**EXERCISE DETAILS:**
Where does the word "ages" occur in the data below? Copy each line that holds it.

[Start of Attachment]

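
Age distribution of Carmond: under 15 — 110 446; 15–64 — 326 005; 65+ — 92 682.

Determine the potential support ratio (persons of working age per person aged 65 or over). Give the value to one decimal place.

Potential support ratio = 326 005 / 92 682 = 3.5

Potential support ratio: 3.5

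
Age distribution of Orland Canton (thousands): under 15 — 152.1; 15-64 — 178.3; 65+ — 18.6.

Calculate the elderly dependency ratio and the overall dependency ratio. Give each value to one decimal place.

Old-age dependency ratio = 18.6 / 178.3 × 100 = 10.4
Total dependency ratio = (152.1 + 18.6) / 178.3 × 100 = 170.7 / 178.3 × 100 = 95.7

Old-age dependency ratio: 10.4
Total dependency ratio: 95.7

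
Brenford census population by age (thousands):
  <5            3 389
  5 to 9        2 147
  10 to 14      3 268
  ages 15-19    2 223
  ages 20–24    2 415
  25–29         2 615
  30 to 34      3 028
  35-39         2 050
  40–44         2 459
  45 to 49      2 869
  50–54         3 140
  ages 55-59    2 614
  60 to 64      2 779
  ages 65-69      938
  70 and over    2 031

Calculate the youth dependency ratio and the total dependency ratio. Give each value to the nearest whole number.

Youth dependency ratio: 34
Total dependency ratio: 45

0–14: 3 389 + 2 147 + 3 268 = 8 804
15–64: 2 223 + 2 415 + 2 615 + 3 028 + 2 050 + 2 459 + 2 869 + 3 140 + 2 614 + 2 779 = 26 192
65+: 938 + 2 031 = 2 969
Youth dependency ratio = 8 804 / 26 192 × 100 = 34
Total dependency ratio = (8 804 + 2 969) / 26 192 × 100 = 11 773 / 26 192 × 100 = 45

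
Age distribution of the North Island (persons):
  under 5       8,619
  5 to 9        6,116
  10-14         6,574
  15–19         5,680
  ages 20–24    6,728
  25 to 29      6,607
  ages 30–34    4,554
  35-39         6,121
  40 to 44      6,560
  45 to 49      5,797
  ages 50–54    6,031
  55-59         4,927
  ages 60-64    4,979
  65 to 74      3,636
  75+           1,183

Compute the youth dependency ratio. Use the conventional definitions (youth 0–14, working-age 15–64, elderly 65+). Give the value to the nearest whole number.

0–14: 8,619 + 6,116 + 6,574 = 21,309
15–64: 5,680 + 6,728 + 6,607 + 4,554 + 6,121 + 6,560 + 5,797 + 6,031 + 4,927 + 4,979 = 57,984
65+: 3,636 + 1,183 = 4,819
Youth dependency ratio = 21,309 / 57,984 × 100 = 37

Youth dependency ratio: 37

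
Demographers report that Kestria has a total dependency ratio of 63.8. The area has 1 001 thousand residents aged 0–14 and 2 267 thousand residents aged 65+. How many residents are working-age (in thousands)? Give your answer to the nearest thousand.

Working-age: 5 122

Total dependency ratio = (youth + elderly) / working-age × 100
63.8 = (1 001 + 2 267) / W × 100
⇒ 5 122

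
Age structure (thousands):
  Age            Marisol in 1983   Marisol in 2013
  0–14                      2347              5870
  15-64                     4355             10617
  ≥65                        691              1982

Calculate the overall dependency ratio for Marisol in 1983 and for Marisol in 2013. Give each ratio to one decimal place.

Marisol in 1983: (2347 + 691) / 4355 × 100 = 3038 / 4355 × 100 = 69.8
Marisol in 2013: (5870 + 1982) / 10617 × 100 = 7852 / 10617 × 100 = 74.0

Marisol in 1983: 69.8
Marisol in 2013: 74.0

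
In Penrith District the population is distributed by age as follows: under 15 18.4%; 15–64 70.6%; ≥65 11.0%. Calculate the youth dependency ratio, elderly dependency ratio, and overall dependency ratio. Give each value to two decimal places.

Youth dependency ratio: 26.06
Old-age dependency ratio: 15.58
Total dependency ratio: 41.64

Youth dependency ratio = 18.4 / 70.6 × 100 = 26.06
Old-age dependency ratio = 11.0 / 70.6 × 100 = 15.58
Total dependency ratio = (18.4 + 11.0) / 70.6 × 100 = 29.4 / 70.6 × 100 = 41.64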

[End of Attachment]

**YOUR RESPONSE:**
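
  ages 15-19    2 223
  ages 20–24    2 415
  ages 55-59    2 614
  ages 65-69      938
  ages 20–24    6,728
  ages 30–34    4,554
  ages 50–54    6,031
  ages 60-64    4,979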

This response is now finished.